[Dataset entries]
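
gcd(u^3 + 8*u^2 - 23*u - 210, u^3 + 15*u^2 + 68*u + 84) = u^2 + 13*u + 42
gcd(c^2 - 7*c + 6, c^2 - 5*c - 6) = c - 6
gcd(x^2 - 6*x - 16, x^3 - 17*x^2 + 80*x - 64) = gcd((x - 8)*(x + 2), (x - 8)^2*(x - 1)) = x - 8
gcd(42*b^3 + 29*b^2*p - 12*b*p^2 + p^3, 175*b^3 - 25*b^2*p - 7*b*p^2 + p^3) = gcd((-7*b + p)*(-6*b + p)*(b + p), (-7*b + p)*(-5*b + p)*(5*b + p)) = -7*b + p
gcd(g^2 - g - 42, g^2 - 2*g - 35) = g - 7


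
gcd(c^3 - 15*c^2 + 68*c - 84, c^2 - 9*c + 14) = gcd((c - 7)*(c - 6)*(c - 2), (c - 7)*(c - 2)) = c^2 - 9*c + 14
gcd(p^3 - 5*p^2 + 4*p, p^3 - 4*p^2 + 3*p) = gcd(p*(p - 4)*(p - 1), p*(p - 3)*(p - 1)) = p^2 - p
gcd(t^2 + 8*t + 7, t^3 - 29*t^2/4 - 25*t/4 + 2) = t + 1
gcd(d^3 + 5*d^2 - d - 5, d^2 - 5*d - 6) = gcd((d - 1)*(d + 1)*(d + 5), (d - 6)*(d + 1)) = d + 1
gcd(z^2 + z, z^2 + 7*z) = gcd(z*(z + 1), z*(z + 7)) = z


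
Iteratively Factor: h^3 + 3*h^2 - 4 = (h + 2)*(h^2 + h - 2) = (h - 1)*(h + 2)*(h + 2)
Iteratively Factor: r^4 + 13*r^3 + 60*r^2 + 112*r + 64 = (r + 1)*(r^3 + 12*r^2 + 48*r + 64) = (r + 1)*(r + 4)*(r^2 + 8*r + 16) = (r + 1)*(r + 4)^2*(r + 4)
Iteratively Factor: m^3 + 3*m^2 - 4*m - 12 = (m + 3)*(m^2 - 4) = (m + 2)*(m + 3)*(m - 2)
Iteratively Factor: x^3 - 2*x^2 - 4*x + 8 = (x - 2)*(x^2 - 4) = (x - 2)^2*(x + 2)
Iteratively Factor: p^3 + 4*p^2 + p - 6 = (p + 2)*(p^2 + 2*p - 3) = (p + 2)*(p + 3)*(p - 1)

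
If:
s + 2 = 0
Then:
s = -2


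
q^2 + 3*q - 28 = (q - 4)*(q + 7)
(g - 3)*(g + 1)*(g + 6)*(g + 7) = g^4 + 11*g^3 + 13*g^2 - 123*g - 126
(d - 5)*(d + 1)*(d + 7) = d^3 + 3*d^2 - 33*d - 35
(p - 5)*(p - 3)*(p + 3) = p^3 - 5*p^2 - 9*p + 45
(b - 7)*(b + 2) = b^2 - 5*b - 14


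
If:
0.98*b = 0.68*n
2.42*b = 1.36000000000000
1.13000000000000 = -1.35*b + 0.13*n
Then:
No Solution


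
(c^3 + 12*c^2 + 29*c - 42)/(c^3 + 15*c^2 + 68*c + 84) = (c - 1)/(c + 2)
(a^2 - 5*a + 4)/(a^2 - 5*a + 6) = (a^2 - 5*a + 4)/(a^2 - 5*a + 6)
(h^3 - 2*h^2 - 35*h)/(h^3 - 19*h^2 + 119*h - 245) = h*(h + 5)/(h^2 - 12*h + 35)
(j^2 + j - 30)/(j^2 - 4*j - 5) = (j + 6)/(j + 1)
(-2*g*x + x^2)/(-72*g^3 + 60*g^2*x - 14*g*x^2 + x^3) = x/(36*g^2 - 12*g*x + x^2)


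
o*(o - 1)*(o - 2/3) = o^3 - 5*o^2/3 + 2*o/3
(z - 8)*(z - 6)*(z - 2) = z^3 - 16*z^2 + 76*z - 96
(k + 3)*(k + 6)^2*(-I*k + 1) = -I*k^4 + k^3 - 15*I*k^3 + 15*k^2 - 72*I*k^2 + 72*k - 108*I*k + 108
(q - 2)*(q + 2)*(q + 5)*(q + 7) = q^4 + 12*q^3 + 31*q^2 - 48*q - 140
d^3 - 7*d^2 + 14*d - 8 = (d - 4)*(d - 2)*(d - 1)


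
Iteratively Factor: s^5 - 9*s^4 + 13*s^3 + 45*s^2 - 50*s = (s - 5)*(s^4 - 4*s^3 - 7*s^2 + 10*s) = (s - 5)^2*(s^3 + s^2 - 2*s) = (s - 5)^2*(s - 1)*(s^2 + 2*s) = (s - 5)^2*(s - 1)*(s + 2)*(s)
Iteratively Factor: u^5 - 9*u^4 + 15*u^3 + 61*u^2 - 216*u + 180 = (u - 2)*(u^4 - 7*u^3 + u^2 + 63*u - 90) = (u - 3)*(u - 2)*(u^3 - 4*u^2 - 11*u + 30) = (u - 5)*(u - 3)*(u - 2)*(u^2 + u - 6) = (u - 5)*(u - 3)*(u - 2)*(u + 3)*(u - 2)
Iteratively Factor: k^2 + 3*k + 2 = (k + 1)*(k + 2)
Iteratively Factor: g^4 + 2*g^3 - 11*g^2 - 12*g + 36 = (g - 2)*(g^3 + 4*g^2 - 3*g - 18) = (g - 2)*(g + 3)*(g^2 + g - 6) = (g - 2)^2*(g + 3)*(g + 3)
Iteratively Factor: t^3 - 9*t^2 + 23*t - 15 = (t - 3)*(t^2 - 6*t + 5) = (t - 3)*(t - 1)*(t - 5)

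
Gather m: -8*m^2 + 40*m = -8*m^2 + 40*m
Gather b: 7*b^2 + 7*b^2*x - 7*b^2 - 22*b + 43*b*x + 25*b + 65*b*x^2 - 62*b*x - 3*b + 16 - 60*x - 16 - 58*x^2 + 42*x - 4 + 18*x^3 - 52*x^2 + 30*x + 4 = 7*b^2*x + b*(65*x^2 - 19*x) + 18*x^3 - 110*x^2 + 12*x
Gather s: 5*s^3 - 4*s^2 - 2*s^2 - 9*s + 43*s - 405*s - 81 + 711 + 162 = 5*s^3 - 6*s^2 - 371*s + 792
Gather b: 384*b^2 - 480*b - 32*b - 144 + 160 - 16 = 384*b^2 - 512*b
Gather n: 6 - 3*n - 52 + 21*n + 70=18*n + 24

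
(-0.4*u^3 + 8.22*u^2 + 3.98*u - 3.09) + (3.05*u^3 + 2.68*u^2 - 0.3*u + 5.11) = 2.65*u^3 + 10.9*u^2 + 3.68*u + 2.02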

▸ **What you are asked to do**
Which lines run from the one holding "gcd(z^2 + z, z^2" through the one holding "2.42*b = 1.36000000000000" in the records above? Repeat them exactly, both included, and nothing more.

▸ **Response to the exercise**
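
gcd(z^2 + z, z^2 + 7*z) = gcd(z*(z + 1), z*(z + 7)) = z


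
Iteratively Factor: h^3 + 3*h^2 - 4 = (h + 2)*(h^2 + h - 2) = (h - 1)*(h + 2)*(h + 2)
Iteratively Factor: r^4 + 13*r^3 + 60*r^2 + 112*r + 64 = (r + 1)*(r^3 + 12*r^2 + 48*r + 64) = (r + 1)*(r + 4)*(r^2 + 8*r + 16) = (r + 1)*(r + 4)^2*(r + 4)
Iteratively Factor: m^3 + 3*m^2 - 4*m - 12 = (m + 3)*(m^2 - 4) = (m + 2)*(m + 3)*(m - 2)
Iteratively Factor: x^3 - 2*x^2 - 4*x + 8 = (x - 2)*(x^2 - 4) = (x - 2)^2*(x + 2)
Iteratively Factor: p^3 + 4*p^2 + p - 6 = (p + 2)*(p^2 + 2*p - 3) = (p + 2)*(p + 3)*(p - 1)

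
If:
s + 2 = 0
Then:
s = -2


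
q^2 + 3*q - 28 = (q - 4)*(q + 7)
(g - 3)*(g + 1)*(g + 6)*(g + 7) = g^4 + 11*g^3 + 13*g^2 - 123*g - 126
(d - 5)*(d + 1)*(d + 7) = d^3 + 3*d^2 - 33*d - 35
(p - 5)*(p - 3)*(p + 3) = p^3 - 5*p^2 - 9*p + 45
(b - 7)*(b + 2) = b^2 - 5*b - 14


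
If:
0.98*b = 0.68*n
2.42*b = 1.36000000000000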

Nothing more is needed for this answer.